Task brief >> For the records below, print the lines from the line with "9. Defense: peremptory, juror 18" through the line with "8. Defense: peremptory, juror 5" exactly as written; include both end lines and exclude the rest.
-- Dataset excerpts follows --
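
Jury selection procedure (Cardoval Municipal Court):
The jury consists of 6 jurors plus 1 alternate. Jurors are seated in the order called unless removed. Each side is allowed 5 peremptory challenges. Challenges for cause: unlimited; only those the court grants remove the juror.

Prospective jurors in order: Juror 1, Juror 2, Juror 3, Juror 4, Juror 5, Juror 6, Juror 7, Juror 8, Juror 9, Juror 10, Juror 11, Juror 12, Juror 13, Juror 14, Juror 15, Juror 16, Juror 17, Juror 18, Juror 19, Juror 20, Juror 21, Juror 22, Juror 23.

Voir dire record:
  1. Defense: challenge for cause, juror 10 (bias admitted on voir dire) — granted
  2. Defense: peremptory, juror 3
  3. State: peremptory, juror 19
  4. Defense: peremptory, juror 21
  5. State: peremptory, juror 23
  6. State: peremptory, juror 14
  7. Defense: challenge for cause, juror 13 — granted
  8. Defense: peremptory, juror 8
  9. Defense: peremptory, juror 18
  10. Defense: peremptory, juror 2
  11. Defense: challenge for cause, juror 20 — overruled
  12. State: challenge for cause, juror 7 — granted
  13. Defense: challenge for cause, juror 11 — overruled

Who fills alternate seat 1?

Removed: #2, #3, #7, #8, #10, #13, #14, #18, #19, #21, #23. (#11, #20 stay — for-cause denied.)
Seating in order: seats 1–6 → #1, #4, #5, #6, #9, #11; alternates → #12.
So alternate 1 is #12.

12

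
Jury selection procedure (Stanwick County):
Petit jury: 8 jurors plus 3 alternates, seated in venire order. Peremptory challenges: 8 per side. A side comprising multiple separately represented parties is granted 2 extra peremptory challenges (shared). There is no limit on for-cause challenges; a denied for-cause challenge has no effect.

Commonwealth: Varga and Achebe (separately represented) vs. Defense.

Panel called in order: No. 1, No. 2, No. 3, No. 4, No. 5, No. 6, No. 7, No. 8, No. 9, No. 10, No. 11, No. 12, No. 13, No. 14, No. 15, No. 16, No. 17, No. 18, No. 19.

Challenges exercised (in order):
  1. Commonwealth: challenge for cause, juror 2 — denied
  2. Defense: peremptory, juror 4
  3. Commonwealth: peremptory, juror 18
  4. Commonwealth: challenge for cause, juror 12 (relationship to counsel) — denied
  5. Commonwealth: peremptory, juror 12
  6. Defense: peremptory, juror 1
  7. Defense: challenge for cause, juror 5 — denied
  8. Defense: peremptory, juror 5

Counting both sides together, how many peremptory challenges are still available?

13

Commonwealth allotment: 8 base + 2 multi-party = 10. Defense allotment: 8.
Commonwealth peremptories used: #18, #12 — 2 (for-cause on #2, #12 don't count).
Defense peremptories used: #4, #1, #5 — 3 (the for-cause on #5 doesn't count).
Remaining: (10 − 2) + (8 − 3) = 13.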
-- Dataset excerpts concluded --
-- Dataset excerpts follows --
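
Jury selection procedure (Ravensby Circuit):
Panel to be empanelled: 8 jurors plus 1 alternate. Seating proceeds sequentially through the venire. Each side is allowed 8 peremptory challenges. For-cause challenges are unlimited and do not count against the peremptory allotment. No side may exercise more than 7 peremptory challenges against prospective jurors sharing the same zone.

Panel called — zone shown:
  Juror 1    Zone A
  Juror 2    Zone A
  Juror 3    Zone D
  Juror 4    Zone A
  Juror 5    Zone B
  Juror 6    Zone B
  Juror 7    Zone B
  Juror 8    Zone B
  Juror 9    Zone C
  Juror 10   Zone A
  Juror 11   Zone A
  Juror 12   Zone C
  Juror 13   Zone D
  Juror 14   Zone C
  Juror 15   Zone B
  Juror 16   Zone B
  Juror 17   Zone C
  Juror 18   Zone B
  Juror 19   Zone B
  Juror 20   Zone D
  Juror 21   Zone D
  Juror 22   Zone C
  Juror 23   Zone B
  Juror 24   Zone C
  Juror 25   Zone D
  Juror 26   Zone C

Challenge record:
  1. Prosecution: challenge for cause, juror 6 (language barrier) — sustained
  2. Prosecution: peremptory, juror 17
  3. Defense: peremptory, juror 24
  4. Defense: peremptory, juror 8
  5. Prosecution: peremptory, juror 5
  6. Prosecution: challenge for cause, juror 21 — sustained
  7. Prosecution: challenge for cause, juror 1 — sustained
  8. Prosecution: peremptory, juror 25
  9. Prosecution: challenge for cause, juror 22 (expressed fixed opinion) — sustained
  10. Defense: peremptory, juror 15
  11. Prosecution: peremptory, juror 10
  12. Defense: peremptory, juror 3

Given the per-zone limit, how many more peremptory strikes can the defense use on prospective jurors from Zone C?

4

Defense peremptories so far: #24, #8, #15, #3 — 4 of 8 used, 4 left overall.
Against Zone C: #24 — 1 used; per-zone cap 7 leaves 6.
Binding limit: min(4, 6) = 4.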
-- Dataset excerpts concluded --
-- Dataset excerpts follows --
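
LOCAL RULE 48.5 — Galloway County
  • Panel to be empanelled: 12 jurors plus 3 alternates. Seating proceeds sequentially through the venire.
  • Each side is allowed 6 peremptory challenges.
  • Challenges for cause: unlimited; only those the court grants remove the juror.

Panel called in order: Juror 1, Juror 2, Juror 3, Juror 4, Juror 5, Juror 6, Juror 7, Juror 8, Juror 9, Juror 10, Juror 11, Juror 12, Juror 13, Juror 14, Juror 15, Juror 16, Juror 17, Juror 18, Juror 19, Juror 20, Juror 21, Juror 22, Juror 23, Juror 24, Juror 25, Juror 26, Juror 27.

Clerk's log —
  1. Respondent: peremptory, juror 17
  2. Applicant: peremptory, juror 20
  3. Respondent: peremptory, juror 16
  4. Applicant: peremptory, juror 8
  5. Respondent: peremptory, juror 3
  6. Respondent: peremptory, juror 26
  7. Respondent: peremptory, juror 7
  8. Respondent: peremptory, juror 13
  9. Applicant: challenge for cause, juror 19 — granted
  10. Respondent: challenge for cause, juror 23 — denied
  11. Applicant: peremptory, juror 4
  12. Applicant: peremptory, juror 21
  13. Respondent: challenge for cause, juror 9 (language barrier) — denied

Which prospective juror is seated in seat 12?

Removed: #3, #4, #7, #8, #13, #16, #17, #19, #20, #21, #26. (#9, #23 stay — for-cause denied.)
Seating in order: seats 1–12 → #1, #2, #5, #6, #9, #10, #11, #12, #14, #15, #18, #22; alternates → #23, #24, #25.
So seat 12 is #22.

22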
-- Dataset excerpts concluded --
Answer below >>
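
  9. Defense: peremptory, juror 18
  10. Defense: peremptory, juror 2
  11. Defense: challenge for cause, juror 20 — overruled
  12. State: challenge for cause, juror 7 — granted
  13. Defense: challenge for cause, juror 11 — overruled

Who fills alternate seat 1?

Removed: #2, #3, #7, #8, #10, #13, #14, #18, #19, #21, #23. (#11, #20 stay — for-cause denied.)
Seating in order: seats 1–6 → #1, #4, #5, #6, #9, #11; alternates → #12.
So alternate 1 is #12.

12

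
Jury selection procedure (Stanwick County):
Petit jury: 8 jurors plus 3 alternates, seated in venire order. Peremptory challenges: 8 per side. A side comprising multiple separately represented parties is granted 2 extra peremptory challenges (shared). There is no limit on for-cause challenges; a denied for-cause challenge has no effect.

Commonwealth: Varga and Achebe (separately represented) vs. Defense.

Panel called in order: No. 1, No. 2, No. 3, No. 4, No. 5, No. 6, No. 7, No. 8, No. 9, No. 10, No. 11, No. 12, No. 13, No. 14, No. 15, No. 16, No. 17, No. 18, No. 19.

Challenges exercised (in order):
  1. Commonwealth: challenge for cause, juror 2 — denied
  2. Defense: peremptory, juror 4
  3. Commonwealth: peremptory, juror 18
  4. Commonwealth: challenge for cause, juror 12 (relationship to counsel) — denied
  5. Commonwealth: peremptory, juror 12
  6. Defense: peremptory, juror 1
  7. Defense: challenge for cause, juror 5 — denied
  8. Defense: peremptory, juror 5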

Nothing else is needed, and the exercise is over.